Excerpts from a dataset
============================================================
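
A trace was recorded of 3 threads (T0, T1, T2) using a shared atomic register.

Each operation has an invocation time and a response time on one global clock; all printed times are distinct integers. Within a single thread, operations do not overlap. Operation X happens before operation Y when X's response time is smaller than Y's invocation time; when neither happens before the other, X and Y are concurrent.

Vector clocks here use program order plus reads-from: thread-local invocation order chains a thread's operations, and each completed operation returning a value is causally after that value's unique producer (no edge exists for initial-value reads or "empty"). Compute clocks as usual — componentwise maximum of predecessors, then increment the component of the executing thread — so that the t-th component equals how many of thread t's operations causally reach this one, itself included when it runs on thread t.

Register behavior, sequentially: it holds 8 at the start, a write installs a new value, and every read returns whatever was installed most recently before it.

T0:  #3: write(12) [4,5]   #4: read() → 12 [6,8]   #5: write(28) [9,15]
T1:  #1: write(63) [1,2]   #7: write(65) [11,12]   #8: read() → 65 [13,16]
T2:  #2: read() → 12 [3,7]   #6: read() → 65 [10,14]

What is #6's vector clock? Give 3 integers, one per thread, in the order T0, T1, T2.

invoked at 1, #1 has no predecessors; its own T1 bump gives (0, 1, 0)
invoked at 4, #3 has no predecessors; its own T0 bump gives (1, 0, 0)
VC(#7, invoked at 11): max of VC(#1)=(0, 1, 0), then +1 on thread T1 → (0, 2, 0)
VC(#2, invoked at 3): max of VC(#3)=(1, 0, 0), then +1 on thread T2 → (1, 0, 1)
VC(#4, invoked at 6): max of VC(#3)=(1, 0, 0), then +1 on thread T0 → (2, 0, 0)
VC(#8, invoked at 13): max of VC(#7)=(0, 2, 0), then +1 on thread T1 → (0, 3, 0)
VC(#5, invoked at 9): max of VC(#4)=(2, 0, 0), then +1 on thread T0 → (3, 0, 0)
VC(#6, invoked at 10): max of VC(#2)=(1, 0, 1), VC(#7)=(0, 2, 0), then +1 on thread T2 → (1, 2, 2)
target: VC(#6) = (1, 2, 2)

(1, 2, 2)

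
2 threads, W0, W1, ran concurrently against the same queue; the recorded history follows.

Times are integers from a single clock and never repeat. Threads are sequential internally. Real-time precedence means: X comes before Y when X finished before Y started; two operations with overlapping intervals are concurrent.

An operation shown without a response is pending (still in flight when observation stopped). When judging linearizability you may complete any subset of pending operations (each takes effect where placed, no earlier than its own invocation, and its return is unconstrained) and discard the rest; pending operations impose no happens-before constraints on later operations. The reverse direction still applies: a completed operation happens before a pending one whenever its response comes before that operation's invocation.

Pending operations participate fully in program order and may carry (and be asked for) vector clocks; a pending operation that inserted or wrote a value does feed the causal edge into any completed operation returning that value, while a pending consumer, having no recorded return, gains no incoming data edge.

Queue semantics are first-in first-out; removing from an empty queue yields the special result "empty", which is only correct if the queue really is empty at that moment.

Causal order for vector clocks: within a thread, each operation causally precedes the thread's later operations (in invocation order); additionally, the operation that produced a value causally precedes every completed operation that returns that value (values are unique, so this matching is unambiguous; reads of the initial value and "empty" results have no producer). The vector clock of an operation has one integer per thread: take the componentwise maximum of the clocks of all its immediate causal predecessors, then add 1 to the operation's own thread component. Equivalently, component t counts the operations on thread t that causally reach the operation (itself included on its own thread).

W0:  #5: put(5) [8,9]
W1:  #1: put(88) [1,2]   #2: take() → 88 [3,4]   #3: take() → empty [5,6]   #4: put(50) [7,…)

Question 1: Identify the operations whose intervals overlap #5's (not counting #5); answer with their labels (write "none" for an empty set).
Answer: #4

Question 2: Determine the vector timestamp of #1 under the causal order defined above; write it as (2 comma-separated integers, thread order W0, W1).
Answer: (0, 1)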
============================================================
## What this task involves
Find "Each operation has" in the entries above and copy that whole line exactly, then each line after it through the line that contains "#5: write(28) [9,15]".

## Response to the task
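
Each operation has an invocation time and a response time on one global clock; all printed times are distinct integers. Within a single thread, operations do not overlap. Operation X happens before operation Y when X's response time is smaller than Y's invocation time; when neither happens before the other, X and Y are concurrent.

Vector clocks here use program order plus reads-from: thread-local invocation order chains a thread's operations, and each completed operation returning a value is causally after that value's unique producer (no edge exists for initial-value reads or "empty"). Compute clocks as usual — componentwise maximum of predecessors, then increment the component of the executing thread — so that the t-th component equals how many of thread t's operations causally reach this one, itself included when it runs on thread t.

Register behavior, sequentially: it holds 8 at the start, a write installs a new value, and every read returns whatever was installed most recently before it.

T0:  #3: write(12) [4,5]   #4: read() → 12 [6,8]   #5: write(28) [9,15]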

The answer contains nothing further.